*** Available data ***
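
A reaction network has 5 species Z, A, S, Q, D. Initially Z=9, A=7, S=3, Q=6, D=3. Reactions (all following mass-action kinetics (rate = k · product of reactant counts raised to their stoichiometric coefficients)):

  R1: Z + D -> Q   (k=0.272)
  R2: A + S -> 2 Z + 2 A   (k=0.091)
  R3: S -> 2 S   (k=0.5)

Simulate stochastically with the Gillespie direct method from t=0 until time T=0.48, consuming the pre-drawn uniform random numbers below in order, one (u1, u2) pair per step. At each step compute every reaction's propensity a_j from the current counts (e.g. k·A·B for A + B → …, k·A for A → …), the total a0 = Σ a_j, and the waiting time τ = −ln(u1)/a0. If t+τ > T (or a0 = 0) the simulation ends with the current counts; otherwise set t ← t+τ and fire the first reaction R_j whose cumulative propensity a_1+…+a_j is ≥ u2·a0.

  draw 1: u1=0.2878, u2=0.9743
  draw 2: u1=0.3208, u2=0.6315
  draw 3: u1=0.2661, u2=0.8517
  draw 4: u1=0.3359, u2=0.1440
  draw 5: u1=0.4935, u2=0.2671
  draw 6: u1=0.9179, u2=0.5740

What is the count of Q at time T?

Q at T = 8

t=0.000: Z=9 A=7 S=3 Q=6 D=3
Draw 1: a1=7.344, a2=1.911, a3=1.500, a0=10.755; τ=−ln(0.2878)/10.755=0.116 → t=0.116; u2·a0=0.9743·10.755=10.479; a1+a2=9.255 < 10.479 ≤ a1+…+a3=10.755 → R3 fires; Z=9 A=7 S=4 Q=6 D=3
Draw 2: a1=7.344, a2=2.548, a3=2.000, a0=11.892; τ=−ln(0.3208)/11.892=0.096 → t=0.211; u2·a0=0.6315·11.892=7.510; a1=7.344 < 7.510 ≤ a1+a2=9.892 → R2 fires; Z=11 A=8 S=3 Q=6 D=3
Draw 3: a1=8.976, a2=2.184, a3=1.500, a0=12.660; τ=−ln(0.2661)/12.660=0.105 → t=0.316; u2·a0=0.8517·12.660=10.783; a1=8.976 < 10.783 ≤ a1+a2=11.160 → R2 fires; Z=13 A=9 S=2 Q=6 D=3
Draw 4: a1=10.608, a2=1.638, a3=1.000, a0=13.246; τ=−ln(0.3359)/13.246=0.082 → t=0.398; u2·a0=0.1440·13.246=1.907 ≤ a1=10.608 → R1 fires; Z=12 A=9 S=2 Q=7 D=2
Draw 5: a1=6.528, a2=1.638, a3=1.000, a0=9.166; τ=−ln(0.4935)/9.166=0.077 → t=0.475; u2·a0=0.2671·9.166=2.448 ≤ a1=6.528 → R1 fires; Z=11 A=9 S=2 Q=8 D=1
Draw 6: a1=2.992, a2=1.638, a3=1.000, a0=5.630; τ=−ln(0.9179)/5.630=0.015 → t=0.491 > T=0.48: stop.
Read off Q at T=0.48: 8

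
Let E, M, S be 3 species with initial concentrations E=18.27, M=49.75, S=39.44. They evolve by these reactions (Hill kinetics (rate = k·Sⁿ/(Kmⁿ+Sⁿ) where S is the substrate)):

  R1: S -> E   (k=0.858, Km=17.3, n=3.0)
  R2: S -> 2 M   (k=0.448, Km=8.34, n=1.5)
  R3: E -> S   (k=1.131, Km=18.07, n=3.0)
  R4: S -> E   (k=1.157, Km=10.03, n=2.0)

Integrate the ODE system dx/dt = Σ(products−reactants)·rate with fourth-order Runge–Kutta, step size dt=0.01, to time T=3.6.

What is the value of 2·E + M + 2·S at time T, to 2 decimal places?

Value at T = 165.17

Check how each reaction changes W = 2·E + M + 2·S (weight of products minus weight of reactants):
R1: S -> E: (2·1) − (2·1) = 2 − 2 = 0
R2: S -> 2 M: (1·2) − (2·1) = 2 − 2 = 0
R3: E -> S: (2·1) − (2·1) = 2 − 2 = 0
R4: S -> E: (2·1) − (2·1) = 2 − 2 = 0
Every reaction leaves W unchanged, so W is conserved and no simulation is needed: W(T) = W(0) = 2·18.27 + 49.75 + 2·39.44 = 165.17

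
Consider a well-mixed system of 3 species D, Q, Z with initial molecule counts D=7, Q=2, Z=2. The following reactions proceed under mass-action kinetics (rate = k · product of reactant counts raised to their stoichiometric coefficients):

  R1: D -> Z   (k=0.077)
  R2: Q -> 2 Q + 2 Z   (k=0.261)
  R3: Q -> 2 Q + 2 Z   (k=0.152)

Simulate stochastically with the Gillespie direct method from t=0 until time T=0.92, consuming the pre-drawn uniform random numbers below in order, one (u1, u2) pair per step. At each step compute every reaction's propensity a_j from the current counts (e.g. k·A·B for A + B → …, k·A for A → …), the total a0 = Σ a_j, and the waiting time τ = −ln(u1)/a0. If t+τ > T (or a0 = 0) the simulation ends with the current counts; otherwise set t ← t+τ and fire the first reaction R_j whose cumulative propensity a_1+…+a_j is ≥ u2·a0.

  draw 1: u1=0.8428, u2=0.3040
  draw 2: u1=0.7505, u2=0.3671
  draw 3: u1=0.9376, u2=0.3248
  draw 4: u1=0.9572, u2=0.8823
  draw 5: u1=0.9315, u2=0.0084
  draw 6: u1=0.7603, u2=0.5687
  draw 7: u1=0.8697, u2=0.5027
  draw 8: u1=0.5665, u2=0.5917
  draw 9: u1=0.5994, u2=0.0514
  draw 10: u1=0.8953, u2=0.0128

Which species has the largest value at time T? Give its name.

t=0.000: D=7 Q=2 Z=2
Draw 1: a1=0.539, a2=0.522, a3=0.304, a0=1.365; τ=−ln(0.8428)/1.365=0.125 → t=0.125; u2·a0=0.3040·1.365=0.415 ≤ a1=0.539 → R1 fires; D=6 Q=2 Z=3
Draw 2: a1=0.462, a2=0.522, a3=0.304, a0=1.288; τ=−ln(0.7505)/1.288=0.223 → t=0.348; u2·a0=0.3671·1.288=0.473; a1=0.462 < 0.473 ≤ a1+a2=0.984 → R2 fires; D=6 Q=3 Z=5
Draw 3: a1=0.462, a2=0.783, a3=0.456, a0=1.701; τ=−ln(0.9376)/1.701=0.038 → t=0.386; u2·a0=0.3248·1.701=0.552; a1=0.462 < 0.552 ≤ a1+a2=1.245 → R2 fires; D=6 Q=4 Z=7
Draw 4: a1=0.462, a2=1.044, a3=0.608, a0=2.114; τ=−ln(0.9572)/2.114=0.021 → t=0.407; u2·a0=0.8823·2.114=1.865; a1+a2=1.506 < 1.865 ≤ a1+…+a3=2.114 → R3 fires; D=6 Q=5 Z=9
Draw 5: a1=0.462, a2=1.305, a3=0.760, a0=2.527; τ=−ln(0.9315)/2.527=0.028 → t=0.435; u2·a0=0.0084·2.527=0.021 ≤ a1=0.462 → R1 fires; D=5 Q=5 Z=10
Draw 6: a1=0.385, a2=1.305, a3=0.760, a0=2.450; τ=−ln(0.7603)/2.450=0.112 → t=0.547; u2·a0=0.5687·2.450=1.393; a1=0.385 < 1.393 ≤ a1+a2=1.690 → R2 fires; D=5 Q=6 Z=12
Draw 7: a1=0.385, a2=1.566, a3=0.912, a0=2.863; τ=−ln(0.8697)/2.863=0.049 → t=0.595; u2·a0=0.5027·2.863=1.439; a1=0.385 < 1.439 ≤ a1+a2=1.951 → R2 fires; D=5 Q=7 Z=14
Draw 8: a1=0.385, a2=1.827, a3=1.064, a0=3.276; τ=−ln(0.5665)/3.276=0.173 → t=0.769; u2·a0=0.5917·3.276=1.938; a1=0.385 < 1.938 ≤ a1+a2=2.212 → R2 fires; D=5 Q=8 Z=16
Draw 9: a1=0.385, a2=2.088, a3=1.216, a0=3.689; τ=−ln(0.5994)/3.689=0.139 → t=0.908; u2·a0=0.0514·3.689=0.190 ≤ a1=0.385 → R1 fires; D=4 Q=8 Z=17
Draw 10: a1=0.308, a2=2.088, a3=1.216, a0=3.612; τ=−ln(0.8953)/3.612=0.031 → t=0.938 > T=0.92: stop.
At T=0.92: D=4 Q=8 Z=17; the largest is Z.

Dominant species at T: Z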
*** End of Available data ***
> About this task
Only the lines above, from the first through the one holding "draw 6: u1=0.9179, u2=0.5740", are to be output, and they must be copied exactly.

> Your solution
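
A reaction network has 5 species Z, A, S, Q, D. Initially Z=9, A=7, S=3, Q=6, D=3. Reactions (all following mass-action kinetics (rate = k · product of reactant counts raised to their stoichiometric coefficients)):

  R1: Z + D -> Q   (k=0.272)
  R2: A + S -> 2 Z + 2 A   (k=0.091)
  R3: S -> 2 S   (k=0.5)

Simulate stochastically with the Gillespie direct method from t=0 until time T=0.48, consuming the pre-drawn uniform random numbers below in order, one (u1, u2) pair per step. At each step compute every reaction's propensity a_j from the current counts (e.g. k·A·B for A + B → …, k·A for A → …), the total a0 = Σ a_j, and the waiting time τ = −ln(u1)/a0. If t+τ > T (or a0 = 0) the simulation ends with the current counts; otherwise set t ← t+τ and fire the first reaction R_j whose cumulative propensity a_1+…+a_j is ≥ u2·a0.

  draw 1: u1=0.2878, u2=0.9743
  draw 2: u1=0.3208, u2=0.6315
  draw 3: u1=0.2661, u2=0.8517
  draw 4: u1=0.3359, u2=0.1440
  draw 5: u1=0.4935, u2=0.2671
  draw 6: u1=0.9179, u2=0.5740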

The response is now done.